● **YOUR ASSIGNMENT**:
Before anything else, copy every record below exactly as it stands.

● **Source data**:

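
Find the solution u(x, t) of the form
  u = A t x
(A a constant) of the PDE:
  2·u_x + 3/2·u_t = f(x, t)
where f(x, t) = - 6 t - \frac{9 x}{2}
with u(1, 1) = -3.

Substitute the ansatz u = A t x into the left-hand side.
Derivatives of the ansatz:
  u_x = A t
  u_t = A x
Term by term:
  2·u_x = 2 A t
  3/2·u_t = \frac{3 A x}{2}
So the left-hand side equals
  2 A t + \frac{3 A x}{2}
This must equal f(x, t) = - 6 t - \frac{9 x}{2} identically.
Matching coefficients of the independent functions:
  [t]:  2 A = -6
  [x]:  \frac{3 A}{2} = - \frac{9}{2}
Solving: A = -3.
Check against the point condition:
  u(1, 1) = -3  ⟹  A = -3  ✓
Hence u(x, t) = - 3 t x.

Answer: u(x, t) = - 3 t x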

● **SOLUTION TO THIS TASK**:
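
Find the solution u(x, t) of the form
  u = A t x
(A a constant) of the PDE:
  2·u_x + 3/2·u_t = f(x, t)
where f(x, t) = - 6 t - \frac{9 x}{2}
with u(1, 1) = -3.

Substitute the ansatz u = A t x into the left-hand side.
Derivatives of the ansatz:
  u_x = A t
  u_t = A x
Term by term:
  2·u_x = 2 A t
  3/2·u_t = \frac{3 A x}{2}
So the left-hand side equals
  2 A t + \frac{3 A x}{2}
This must equal f(x, t) = - 6 t - \frac{9 x}{2} identically.
Matching coefficients of the independent functions:
  [t]:  2 A = -6
  [x]:  \frac{3 A}{2} = - \frac{9}{2}
Solving: A = -3.
Check against the point condition:
  u(1, 1) = -3  ⟹  A = -3  ✓
Hence u(x, t) = - 3 t x.

Answer: u(x, t) = - 3 t x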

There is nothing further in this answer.